Information provided Block Start

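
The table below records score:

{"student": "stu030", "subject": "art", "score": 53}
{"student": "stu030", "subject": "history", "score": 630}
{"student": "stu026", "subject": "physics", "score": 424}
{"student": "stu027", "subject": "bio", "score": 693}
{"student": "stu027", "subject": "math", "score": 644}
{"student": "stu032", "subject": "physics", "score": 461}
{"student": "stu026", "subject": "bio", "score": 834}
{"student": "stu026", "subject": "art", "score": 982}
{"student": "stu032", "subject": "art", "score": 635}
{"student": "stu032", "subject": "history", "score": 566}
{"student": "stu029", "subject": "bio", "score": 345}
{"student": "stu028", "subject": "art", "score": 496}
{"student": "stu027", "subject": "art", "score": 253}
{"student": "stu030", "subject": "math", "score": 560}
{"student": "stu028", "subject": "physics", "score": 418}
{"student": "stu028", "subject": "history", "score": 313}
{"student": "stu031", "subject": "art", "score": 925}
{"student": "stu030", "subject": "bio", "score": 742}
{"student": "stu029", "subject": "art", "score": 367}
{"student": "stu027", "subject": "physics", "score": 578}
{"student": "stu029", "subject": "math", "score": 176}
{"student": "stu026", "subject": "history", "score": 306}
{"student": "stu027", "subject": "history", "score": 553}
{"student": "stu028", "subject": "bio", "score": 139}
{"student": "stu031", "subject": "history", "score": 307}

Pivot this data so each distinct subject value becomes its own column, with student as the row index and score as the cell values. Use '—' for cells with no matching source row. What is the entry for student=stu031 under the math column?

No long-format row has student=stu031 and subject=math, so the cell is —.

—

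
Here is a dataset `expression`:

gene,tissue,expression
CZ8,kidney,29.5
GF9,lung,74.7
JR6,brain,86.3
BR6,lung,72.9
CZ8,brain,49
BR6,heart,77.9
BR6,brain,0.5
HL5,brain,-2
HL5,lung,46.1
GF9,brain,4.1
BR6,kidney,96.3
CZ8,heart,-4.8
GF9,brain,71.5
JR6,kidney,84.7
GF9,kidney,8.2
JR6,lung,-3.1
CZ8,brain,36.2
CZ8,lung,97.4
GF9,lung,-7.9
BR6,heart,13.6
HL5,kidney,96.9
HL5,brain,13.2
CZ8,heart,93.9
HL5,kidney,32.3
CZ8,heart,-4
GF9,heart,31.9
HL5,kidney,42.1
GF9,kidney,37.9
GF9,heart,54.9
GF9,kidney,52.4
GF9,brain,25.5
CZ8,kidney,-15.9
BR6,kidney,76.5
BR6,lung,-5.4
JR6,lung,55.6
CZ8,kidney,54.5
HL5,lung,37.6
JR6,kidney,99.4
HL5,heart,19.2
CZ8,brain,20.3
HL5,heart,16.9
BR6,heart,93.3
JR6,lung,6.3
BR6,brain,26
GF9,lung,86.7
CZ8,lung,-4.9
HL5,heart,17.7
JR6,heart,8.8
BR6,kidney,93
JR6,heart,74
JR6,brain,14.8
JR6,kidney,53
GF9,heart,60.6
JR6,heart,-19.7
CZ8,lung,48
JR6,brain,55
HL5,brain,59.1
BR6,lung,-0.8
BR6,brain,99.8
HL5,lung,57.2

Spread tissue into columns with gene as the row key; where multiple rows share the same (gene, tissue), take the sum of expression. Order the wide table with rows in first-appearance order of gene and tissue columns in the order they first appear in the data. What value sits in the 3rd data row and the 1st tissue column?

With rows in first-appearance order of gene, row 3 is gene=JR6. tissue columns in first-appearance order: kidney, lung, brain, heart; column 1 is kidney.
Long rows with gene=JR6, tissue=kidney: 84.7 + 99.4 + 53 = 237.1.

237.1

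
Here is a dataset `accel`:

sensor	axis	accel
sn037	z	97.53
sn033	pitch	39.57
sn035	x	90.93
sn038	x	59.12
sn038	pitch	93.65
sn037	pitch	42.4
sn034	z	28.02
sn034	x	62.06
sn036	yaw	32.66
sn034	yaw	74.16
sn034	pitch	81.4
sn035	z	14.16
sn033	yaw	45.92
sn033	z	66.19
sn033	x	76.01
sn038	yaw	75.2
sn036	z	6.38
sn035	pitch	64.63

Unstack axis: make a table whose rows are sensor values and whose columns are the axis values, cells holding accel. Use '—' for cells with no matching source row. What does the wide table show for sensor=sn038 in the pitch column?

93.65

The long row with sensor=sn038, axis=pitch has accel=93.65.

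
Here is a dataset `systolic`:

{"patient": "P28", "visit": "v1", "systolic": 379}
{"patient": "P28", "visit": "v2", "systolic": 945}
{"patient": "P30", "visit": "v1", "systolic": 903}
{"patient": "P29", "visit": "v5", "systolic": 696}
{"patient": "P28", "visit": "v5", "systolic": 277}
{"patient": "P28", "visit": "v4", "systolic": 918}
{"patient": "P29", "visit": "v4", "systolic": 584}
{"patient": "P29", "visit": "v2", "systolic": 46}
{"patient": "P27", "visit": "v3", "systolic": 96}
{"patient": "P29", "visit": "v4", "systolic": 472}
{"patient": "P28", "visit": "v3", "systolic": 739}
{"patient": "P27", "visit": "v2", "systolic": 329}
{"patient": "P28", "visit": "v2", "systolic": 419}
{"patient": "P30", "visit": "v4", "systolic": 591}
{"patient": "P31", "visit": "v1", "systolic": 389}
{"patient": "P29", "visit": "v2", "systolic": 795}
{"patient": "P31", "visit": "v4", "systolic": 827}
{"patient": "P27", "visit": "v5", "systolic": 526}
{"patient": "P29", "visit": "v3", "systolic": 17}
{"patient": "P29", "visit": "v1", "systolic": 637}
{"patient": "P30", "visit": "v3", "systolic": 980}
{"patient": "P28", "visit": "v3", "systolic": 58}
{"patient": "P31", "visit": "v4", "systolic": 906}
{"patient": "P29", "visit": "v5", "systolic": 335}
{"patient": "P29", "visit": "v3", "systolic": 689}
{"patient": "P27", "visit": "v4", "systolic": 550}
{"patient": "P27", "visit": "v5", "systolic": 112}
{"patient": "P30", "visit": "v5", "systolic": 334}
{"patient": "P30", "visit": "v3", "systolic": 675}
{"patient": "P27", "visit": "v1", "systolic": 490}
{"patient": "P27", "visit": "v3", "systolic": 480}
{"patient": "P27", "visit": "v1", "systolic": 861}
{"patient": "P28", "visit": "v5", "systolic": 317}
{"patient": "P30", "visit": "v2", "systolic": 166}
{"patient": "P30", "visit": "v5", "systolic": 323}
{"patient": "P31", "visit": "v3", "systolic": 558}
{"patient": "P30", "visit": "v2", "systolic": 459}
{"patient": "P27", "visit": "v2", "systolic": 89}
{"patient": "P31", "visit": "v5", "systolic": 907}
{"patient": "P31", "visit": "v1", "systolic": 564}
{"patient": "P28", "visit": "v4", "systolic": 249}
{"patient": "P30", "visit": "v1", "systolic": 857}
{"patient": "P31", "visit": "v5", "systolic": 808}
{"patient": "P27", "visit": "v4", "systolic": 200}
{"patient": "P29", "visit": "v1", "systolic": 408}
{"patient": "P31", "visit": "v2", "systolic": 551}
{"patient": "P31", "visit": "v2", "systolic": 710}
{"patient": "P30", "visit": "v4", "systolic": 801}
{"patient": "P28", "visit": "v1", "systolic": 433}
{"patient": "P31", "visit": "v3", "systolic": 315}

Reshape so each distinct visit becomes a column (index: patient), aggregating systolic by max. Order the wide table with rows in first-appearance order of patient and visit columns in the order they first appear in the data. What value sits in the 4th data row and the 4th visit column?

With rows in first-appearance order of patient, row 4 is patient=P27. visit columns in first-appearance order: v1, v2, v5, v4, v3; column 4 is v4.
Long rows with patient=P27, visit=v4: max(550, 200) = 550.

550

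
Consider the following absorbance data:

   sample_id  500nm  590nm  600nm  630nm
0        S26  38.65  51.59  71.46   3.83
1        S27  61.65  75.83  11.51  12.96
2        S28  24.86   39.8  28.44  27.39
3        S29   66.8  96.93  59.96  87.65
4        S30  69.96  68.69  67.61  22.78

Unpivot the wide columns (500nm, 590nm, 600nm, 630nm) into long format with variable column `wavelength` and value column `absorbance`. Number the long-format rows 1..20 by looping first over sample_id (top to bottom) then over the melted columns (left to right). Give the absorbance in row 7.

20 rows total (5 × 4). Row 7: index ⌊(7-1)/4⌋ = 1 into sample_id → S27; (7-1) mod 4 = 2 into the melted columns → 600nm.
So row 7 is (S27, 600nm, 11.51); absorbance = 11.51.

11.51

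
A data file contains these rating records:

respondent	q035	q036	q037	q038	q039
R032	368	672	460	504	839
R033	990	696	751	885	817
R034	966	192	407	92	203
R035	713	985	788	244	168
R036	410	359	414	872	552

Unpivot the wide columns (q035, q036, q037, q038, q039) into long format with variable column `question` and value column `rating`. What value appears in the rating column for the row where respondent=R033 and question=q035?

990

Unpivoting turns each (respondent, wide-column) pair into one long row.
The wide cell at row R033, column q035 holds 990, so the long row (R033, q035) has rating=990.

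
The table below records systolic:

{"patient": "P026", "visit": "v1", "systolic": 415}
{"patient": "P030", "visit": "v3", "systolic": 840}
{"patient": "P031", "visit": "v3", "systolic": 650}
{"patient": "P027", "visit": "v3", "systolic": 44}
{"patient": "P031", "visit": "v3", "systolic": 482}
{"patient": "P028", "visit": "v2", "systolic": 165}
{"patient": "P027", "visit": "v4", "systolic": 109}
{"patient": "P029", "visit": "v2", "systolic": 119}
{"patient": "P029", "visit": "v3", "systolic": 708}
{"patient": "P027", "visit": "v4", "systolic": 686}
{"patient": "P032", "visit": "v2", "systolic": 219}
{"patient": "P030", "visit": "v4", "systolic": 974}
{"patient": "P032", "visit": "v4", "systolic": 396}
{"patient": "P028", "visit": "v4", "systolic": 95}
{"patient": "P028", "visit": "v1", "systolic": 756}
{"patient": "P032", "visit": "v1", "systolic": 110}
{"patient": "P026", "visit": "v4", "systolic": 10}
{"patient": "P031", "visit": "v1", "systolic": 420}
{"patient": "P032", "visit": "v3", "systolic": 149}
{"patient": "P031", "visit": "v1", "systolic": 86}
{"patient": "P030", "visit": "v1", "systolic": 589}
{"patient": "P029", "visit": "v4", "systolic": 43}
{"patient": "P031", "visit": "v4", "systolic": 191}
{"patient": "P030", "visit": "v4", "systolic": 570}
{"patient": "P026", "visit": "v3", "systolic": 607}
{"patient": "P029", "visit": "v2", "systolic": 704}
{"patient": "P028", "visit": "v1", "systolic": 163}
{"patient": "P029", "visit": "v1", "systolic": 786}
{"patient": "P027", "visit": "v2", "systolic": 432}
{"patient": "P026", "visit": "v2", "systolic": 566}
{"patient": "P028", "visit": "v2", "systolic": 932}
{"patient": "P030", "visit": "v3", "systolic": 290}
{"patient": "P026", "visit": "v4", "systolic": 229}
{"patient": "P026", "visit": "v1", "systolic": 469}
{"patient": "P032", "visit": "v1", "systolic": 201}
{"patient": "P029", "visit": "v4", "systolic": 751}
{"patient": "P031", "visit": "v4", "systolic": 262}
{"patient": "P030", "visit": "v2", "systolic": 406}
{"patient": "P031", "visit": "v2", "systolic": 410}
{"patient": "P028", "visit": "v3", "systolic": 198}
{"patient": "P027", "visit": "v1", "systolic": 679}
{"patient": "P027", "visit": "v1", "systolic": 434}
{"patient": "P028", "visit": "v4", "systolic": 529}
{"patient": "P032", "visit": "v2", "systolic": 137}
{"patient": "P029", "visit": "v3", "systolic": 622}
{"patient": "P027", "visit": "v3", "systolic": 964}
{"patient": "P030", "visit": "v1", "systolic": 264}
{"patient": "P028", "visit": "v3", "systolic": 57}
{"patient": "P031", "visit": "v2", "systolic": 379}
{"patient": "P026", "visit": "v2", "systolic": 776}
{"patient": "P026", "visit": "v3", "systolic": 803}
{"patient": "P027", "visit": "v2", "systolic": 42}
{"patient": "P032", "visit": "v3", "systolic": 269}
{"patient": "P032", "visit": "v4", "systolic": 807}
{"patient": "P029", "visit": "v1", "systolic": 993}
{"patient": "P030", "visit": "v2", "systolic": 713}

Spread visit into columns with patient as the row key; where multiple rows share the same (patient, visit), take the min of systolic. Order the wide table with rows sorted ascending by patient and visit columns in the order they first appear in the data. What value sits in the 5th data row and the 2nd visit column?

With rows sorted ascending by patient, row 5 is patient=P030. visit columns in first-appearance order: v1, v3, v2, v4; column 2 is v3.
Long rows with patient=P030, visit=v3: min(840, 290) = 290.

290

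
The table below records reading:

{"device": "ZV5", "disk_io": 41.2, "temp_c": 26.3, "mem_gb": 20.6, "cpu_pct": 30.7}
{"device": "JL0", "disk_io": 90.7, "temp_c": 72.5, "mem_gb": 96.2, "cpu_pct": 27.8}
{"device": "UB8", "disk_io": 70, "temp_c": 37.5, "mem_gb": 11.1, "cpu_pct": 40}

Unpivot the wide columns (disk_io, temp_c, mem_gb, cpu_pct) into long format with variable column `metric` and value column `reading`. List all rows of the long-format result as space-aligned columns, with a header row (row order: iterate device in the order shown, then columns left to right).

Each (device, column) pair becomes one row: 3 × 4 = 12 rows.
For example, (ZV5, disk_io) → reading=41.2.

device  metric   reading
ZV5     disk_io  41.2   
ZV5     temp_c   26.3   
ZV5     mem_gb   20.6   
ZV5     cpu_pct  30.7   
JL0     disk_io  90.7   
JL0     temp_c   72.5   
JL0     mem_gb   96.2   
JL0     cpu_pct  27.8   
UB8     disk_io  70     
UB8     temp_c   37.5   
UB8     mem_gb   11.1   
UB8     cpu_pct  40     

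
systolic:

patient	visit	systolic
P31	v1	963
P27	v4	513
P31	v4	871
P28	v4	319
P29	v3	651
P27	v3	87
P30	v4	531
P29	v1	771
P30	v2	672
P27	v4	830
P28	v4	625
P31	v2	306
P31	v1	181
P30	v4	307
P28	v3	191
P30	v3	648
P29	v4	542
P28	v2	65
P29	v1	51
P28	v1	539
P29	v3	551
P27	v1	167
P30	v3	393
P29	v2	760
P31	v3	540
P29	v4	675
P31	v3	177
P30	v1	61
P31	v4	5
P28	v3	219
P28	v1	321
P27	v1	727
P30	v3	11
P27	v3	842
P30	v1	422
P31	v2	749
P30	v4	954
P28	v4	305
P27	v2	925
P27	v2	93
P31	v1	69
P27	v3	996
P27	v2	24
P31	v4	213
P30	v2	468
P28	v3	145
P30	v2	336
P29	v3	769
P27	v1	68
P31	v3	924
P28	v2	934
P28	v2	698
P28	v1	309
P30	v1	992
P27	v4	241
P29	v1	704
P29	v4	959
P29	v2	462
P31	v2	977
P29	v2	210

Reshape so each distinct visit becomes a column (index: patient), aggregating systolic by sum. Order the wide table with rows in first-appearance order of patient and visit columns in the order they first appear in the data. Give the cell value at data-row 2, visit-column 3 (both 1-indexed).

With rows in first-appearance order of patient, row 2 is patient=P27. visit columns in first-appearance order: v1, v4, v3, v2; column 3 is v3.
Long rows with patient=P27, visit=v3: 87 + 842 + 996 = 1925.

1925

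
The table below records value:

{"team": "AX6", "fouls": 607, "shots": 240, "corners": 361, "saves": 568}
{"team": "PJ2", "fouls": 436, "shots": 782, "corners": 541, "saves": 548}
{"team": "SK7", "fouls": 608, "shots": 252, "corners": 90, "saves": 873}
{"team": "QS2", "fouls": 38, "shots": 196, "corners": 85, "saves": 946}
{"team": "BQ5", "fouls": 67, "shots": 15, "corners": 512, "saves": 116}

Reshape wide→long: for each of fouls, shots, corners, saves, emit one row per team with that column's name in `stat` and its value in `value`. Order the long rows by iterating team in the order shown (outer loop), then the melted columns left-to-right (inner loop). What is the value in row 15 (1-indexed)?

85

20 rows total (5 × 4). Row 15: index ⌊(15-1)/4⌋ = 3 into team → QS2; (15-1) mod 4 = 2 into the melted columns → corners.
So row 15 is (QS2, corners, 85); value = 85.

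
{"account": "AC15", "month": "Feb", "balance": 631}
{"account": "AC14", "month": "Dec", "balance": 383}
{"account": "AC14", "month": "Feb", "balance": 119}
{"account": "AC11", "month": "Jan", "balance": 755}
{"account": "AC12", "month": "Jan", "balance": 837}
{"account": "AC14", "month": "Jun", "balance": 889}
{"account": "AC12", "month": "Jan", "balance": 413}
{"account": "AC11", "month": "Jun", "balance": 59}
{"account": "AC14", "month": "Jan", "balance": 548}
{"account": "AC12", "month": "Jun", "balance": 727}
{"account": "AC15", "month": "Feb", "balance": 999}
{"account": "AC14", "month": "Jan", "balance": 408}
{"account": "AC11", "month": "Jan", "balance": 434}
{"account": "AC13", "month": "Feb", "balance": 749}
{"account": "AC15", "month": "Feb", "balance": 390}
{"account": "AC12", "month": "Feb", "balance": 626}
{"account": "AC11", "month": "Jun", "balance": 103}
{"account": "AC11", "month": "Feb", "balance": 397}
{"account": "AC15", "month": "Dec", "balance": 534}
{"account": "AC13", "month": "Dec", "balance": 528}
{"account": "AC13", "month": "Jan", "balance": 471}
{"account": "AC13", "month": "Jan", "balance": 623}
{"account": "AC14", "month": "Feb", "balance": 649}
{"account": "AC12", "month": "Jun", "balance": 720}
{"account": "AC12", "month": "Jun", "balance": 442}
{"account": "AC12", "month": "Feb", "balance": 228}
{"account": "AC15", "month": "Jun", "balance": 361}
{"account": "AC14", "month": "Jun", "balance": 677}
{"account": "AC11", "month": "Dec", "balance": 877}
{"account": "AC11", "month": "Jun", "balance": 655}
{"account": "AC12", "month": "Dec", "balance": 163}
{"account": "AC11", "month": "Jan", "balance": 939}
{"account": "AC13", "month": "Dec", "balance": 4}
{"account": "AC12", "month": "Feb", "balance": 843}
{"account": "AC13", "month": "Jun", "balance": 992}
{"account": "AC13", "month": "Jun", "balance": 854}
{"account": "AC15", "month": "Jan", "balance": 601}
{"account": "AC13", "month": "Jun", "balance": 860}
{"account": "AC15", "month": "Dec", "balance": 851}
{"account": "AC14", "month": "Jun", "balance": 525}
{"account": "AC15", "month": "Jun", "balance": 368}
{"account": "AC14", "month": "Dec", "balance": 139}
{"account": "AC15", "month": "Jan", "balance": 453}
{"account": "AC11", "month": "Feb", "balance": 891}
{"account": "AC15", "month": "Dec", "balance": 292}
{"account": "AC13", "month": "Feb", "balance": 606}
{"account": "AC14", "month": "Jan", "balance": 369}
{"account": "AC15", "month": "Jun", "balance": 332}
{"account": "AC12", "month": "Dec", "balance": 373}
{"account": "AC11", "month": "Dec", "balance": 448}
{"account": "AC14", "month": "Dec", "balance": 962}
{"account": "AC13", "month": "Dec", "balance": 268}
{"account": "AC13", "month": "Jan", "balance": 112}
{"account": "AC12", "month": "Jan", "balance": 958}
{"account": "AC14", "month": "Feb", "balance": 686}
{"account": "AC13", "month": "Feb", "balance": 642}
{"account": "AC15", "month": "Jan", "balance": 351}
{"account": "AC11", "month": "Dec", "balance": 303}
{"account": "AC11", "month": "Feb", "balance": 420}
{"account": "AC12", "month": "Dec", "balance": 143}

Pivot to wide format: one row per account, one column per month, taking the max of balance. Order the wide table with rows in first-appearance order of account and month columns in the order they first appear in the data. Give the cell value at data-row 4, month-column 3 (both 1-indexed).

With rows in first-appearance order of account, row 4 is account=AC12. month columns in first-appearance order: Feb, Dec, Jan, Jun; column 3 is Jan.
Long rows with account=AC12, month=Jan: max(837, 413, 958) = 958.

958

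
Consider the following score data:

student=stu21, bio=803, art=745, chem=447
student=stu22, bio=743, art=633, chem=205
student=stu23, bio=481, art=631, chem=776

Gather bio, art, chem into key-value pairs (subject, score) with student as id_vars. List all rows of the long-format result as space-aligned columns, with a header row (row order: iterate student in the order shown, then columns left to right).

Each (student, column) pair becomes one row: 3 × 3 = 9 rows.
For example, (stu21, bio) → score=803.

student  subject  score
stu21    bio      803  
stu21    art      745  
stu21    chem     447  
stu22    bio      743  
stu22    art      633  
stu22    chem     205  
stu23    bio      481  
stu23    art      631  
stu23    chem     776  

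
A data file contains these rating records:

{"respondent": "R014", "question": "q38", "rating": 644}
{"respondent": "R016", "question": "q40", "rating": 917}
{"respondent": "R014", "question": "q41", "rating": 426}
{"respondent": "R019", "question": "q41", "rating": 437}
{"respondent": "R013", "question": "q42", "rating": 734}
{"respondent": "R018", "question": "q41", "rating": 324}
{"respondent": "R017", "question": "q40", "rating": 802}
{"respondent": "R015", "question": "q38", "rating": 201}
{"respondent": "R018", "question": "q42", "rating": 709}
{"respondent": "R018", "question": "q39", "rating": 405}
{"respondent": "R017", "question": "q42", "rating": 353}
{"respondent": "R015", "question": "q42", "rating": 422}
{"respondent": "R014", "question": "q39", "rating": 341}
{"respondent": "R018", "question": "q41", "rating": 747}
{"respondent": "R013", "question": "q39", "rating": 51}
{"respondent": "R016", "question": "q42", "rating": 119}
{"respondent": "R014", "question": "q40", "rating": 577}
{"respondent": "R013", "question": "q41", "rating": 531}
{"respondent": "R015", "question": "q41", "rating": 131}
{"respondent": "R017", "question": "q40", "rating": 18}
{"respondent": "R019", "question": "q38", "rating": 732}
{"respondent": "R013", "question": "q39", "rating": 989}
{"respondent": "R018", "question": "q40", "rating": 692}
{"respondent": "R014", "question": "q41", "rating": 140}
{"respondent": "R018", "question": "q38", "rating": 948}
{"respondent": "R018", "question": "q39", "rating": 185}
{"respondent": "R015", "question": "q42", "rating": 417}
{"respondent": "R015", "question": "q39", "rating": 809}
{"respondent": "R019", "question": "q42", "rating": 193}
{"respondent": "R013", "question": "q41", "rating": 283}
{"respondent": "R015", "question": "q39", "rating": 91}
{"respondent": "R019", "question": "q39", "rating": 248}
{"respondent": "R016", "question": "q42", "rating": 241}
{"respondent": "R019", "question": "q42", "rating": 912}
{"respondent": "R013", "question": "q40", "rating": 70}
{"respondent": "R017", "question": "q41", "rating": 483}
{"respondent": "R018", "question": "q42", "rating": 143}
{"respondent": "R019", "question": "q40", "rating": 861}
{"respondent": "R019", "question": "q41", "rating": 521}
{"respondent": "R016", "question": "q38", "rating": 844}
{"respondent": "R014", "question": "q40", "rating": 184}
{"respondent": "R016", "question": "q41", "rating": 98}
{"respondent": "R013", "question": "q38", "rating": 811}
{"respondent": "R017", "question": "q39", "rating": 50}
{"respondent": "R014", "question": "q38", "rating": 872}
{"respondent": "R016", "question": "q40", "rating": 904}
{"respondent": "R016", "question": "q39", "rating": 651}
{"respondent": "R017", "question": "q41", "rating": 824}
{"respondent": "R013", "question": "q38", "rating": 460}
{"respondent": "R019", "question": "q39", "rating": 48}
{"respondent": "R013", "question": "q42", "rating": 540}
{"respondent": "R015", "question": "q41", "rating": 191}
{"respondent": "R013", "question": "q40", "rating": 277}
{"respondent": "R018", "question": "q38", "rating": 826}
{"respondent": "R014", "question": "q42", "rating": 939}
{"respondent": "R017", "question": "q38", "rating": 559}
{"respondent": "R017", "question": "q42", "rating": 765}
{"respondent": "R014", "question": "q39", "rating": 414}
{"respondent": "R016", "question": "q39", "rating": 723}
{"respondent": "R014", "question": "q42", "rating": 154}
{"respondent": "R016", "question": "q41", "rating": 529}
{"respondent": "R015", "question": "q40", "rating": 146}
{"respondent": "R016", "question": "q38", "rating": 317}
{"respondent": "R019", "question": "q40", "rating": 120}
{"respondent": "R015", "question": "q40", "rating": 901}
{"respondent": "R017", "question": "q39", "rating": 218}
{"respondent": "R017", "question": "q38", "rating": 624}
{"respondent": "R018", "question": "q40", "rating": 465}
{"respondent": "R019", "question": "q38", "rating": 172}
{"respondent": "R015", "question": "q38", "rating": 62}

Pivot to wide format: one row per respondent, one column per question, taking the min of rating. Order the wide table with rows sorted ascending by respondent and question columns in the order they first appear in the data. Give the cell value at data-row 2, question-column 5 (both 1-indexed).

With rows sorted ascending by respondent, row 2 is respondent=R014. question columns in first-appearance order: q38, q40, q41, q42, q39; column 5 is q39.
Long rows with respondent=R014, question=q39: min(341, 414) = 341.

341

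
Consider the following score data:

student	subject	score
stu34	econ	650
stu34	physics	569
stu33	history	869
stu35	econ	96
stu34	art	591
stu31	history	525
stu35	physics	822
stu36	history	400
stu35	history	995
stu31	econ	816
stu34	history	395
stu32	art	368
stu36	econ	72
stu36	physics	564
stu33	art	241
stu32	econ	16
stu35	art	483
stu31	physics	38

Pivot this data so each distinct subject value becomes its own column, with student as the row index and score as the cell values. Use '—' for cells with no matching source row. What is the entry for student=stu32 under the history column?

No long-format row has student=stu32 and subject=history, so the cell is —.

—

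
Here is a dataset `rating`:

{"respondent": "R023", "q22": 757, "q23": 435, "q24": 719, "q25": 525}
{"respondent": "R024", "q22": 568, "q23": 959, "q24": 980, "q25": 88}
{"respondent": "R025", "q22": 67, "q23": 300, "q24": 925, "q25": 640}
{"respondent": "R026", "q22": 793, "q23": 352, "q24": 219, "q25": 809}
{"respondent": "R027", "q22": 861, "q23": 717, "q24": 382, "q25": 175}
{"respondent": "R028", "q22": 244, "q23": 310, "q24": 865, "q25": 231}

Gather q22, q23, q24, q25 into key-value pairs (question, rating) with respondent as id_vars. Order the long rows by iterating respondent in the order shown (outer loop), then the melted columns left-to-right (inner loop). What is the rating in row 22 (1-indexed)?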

Information provided Block End

-- Task item --
Each line of the listing that holds the string "records" counts once; state how many there are, with nothing added.

-- Solved exercise --
6